*** Block opens ***
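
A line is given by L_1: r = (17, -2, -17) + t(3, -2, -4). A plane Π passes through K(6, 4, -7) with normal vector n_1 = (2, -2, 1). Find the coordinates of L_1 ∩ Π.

(5, 6, -1)

Π: n_1·r = n_1·K gives 2x - 2y + z = -3.
Substitute r = (17, -2, -17) + t(3, -2, -4) into the plane: 21 + 6t = -3, so t = -4.
Intersection: (17, -2, -17) + (-4)·(3, -2, -4) = (5, 6, -1).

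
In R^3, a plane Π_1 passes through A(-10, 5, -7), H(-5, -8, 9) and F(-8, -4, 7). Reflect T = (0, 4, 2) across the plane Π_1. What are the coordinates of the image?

(-12, -8, -4)

AH = (5, -13, 16), AF = (2, -9, 14); a normal to Π_1 is AH × AF = (-38, -38, -19).
Using A: Π_1 has equation -38x - 38y - 19z = 323.
λ = (n·T − d)/|n|² = (-190 − 323)/3249 = -3/19.
Reflection = T − 2λn = (0, 4, 2) − (-6/19)·(-38, -38, -19) = (-12, -8, -4).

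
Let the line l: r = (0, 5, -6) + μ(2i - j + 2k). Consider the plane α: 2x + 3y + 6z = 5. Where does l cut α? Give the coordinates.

Substitute r = (0, 5, -6) + t(2, -1, 2) into the plane: -21 + 13t = 5, so t = 2.
Intersection: (0, 5, -6) + 2·(2, -1, 2) = (4, 3, -2).

(4, 3, -2)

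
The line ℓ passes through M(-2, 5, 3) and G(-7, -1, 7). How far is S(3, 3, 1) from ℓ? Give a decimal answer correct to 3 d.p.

A direction vector for ℓ is G − M = (-5, -6, 4).
Taking (-2, 5, 3) on ℓ with direction v = (-5, -6, 4): w = S − (-2, 5, 3) = (5, -2, -2), and w × v = (-20, -10, -40).
Distance = |w × v| / |v| = √2100 / √77 ≈ 5.222.

5.222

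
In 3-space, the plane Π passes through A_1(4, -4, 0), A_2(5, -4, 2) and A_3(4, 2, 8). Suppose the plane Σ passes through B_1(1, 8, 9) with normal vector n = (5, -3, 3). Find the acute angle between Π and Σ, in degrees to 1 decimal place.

A_1A_2 = (1, 0, 2), A_1A_3 = (0, 6, 8); a normal to Π is A_1A_2 × A_1A_3 = (-12, -8, 6).
Using A_1: Π has equation -12x - 8y + 6z = -16.
Σ: n·r = n·B_1 gives 5x - 3y + 3z = 8.
cos θ = |n₁·n₂| / (|n₁||n₂|) = |-18| / (√244 · √43).
θ = arccos(0.17573) ≈ 79.9°.

79.9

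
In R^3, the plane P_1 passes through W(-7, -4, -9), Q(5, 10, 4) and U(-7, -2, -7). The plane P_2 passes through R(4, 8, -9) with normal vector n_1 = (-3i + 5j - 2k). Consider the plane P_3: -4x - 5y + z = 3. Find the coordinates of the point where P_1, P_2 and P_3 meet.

(-7, 5, 0)

WQ = (12, 14, 13), WU = (0, 2, 2); a normal to P_1 is WQ × WU = (2, -24, 24).
Using W: P_1 has equation 2x - 24y + 24z = -134.
P_2: n_1·r = n_1·R gives -3x + 5y - 2z = 46.
Solving the 3×3 linear system 2x - 24y + 24z = -134, -3x + 5y - 2z = 46, -4x - 5y + z = 3 (e.g. by elimination or Cramer's rule, determinant = 566) gives (-7, 5, 0).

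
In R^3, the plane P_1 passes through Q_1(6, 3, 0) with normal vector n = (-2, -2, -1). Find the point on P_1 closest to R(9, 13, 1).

(3, 7, -2)

P_1: n·r = n·Q_1 gives -2x - 2y - z = -18.
Foot = R − λn with λ = (n·R − d)/|n|² = (-45 − (-18))/9 = -3.
Foot = (9, 13, 1) − (-3)·(-2, -2, -1) = (3, 7, -2).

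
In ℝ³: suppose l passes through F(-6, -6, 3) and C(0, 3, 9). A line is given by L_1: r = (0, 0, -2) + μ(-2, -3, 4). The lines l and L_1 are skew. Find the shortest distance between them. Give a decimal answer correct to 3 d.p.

A direction vector for l is C − F = (6, 9, 6).
Common perpendicular direction n = (6, 9, 6) × (-2, -3, 4) = (54, -36, 0).
With w = (0, 0, -2) − (-6, -6, 3) = (6, 6, -5), w · n = 108.
Distance = |w · n| / |n| = |108| / √4212 ≈ 1.664.

1.664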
*** Block closes ***
**ASSIGNED TASK**
Set down the records above once more, exactly as they stand.

**WORKED SOLUTION**
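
A line is given by L_1: r = (17, -2, -17) + t(3, -2, -4). A plane Π passes through K(6, 4, -7) with normal vector n_1 = (2, -2, 1). Find the coordinates of L_1 ∩ Π.

(5, 6, -1)

Π: n_1·r = n_1·K gives 2x - 2y + z = -3.
Substitute r = (17, -2, -17) + t(3, -2, -4) into the plane: 21 + 6t = -3, so t = -4.
Intersection: (17, -2, -17) + (-4)·(3, -2, -4) = (5, 6, -1).

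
In R^3, a plane Π_1 passes through A(-10, 5, -7), H(-5, -8, 9) and F(-8, -4, 7). Reflect T = (0, 4, 2) across the plane Π_1. What are the coordinates of the image?

(-12, -8, -4)

AH = (5, -13, 16), AF = (2, -9, 14); a normal to Π_1 is AH × AF = (-38, -38, -19).
Using A: Π_1 has equation -38x - 38y - 19z = 323.
λ = (n·T − d)/|n|² = (-190 − 323)/3249 = -3/19.
Reflection = T − 2λn = (0, 4, 2) − (-6/19)·(-38, -38, -19) = (-12, -8, -4).

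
Let the line l: r = (0, 5, -6) + μ(2i - j + 2k). Consider the plane α: 2x + 3y + 6z = 5. Where does l cut α? Give the coordinates.

Substitute r = (0, 5, -6) + t(2, -1, 2) into the plane: -21 + 13t = 5, so t = 2.
Intersection: (0, 5, -6) + 2·(2, -1, 2) = (4, 3, -2).

(4, 3, -2)

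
The line ℓ passes through M(-2, 5, 3) and G(-7, -1, 7). How far is S(3, 3, 1) from ℓ? Give a decimal answer correct to 3 d.p.

A direction vector for ℓ is G − M = (-5, -6, 4).
Taking (-2, 5, 3) on ℓ with direction v = (-5, -6, 4): w = S − (-2, 5, 3) = (5, -2, -2), and w × v = (-20, -10, -40).
Distance = |w × v| / |v| = √2100 / √77 ≈ 5.222.

5.222

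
In 3-space, the plane Π passes through A_1(4, -4, 0), A_2(5, -4, 2) and A_3(4, 2, 8). Suppose the plane Σ passes through B_1(1, 8, 9) with normal vector n = (5, -3, 3). Find the acute angle between Π and Σ, in degrees to 1 decimal place.

A_1A_2 = (1, 0, 2), A_1A_3 = (0, 6, 8); a normal to Π is A_1A_2 × A_1A_3 = (-12, -8, 6).
Using A_1: Π has equation -12x - 8y + 6z = -16.
Σ: n·r = n·B_1 gives 5x - 3y + 3z = 8.
cos θ = |n₁·n₂| / (|n₁||n₂|) = |-18| / (√244 · √43).
θ = arccos(0.17573) ≈ 79.9°.

79.9

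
In R^3, the plane P_1 passes through W(-7, -4, -9), Q(5, 10, 4) and U(-7, -2, -7). The plane P_2 passes through R(4, 8, -9) with normal vector n_1 = (-3i + 5j - 2k). Consider the plane P_3: -4x - 5y + z = 3. Find the coordinates of the point where P_1, P_2 and P_3 meet.

(-7, 5, 0)

WQ = (12, 14, 13), WU = (0, 2, 2); a normal to P_1 is WQ × WU = (2, -24, 24).
Using W: P_1 has equation 2x - 24y + 24z = -134.
P_2: n_1·r = n_1·R gives -3x + 5y - 2z = 46.
Solving the 3×3 linear system 2x - 24y + 24z = -134, -3x + 5y - 2z = 46, -4x - 5y + z = 3 (e.g. by elimination or Cramer's rule, determinant = 566) gives (-7, 5, 0).

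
In R^3, the plane P_1 passes through Q_1(6, 3, 0) with normal vector n = (-2, -2, -1). Find the point on P_1 closest to R(9, 13, 1).

(3, 7, -2)

P_1: n·r = n·Q_1 gives -2x - 2y - z = -18.
Foot = R − λn with λ = (n·R − d)/|n|² = (-45 − (-18))/9 = -3.
Foot = (9, 13, 1) − (-3)·(-2, -2, -1) = (3, 7, -2).

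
In ℝ³: suppose l passes through F(-6, -6, 3) and C(0, 3, 9). A line is given by L_1: r = (0, 0, -2) + μ(-2, -3, 4). The lines l and L_1 are skew. Find the shortest distance between them. Give a decimal answer correct to 3 d.p.

A direction vector for l is C − F = (6, 9, 6).
Common perpendicular direction n = (6, 9, 6) × (-2, -3, 4) = (54, -36, 0).
With w = (0, 0, -2) − (-6, -6, 3) = (6, 6, -5), w · n = 108.
Distance = |w · n| / |n| = |108| / √4212 ≈ 1.664.

1.664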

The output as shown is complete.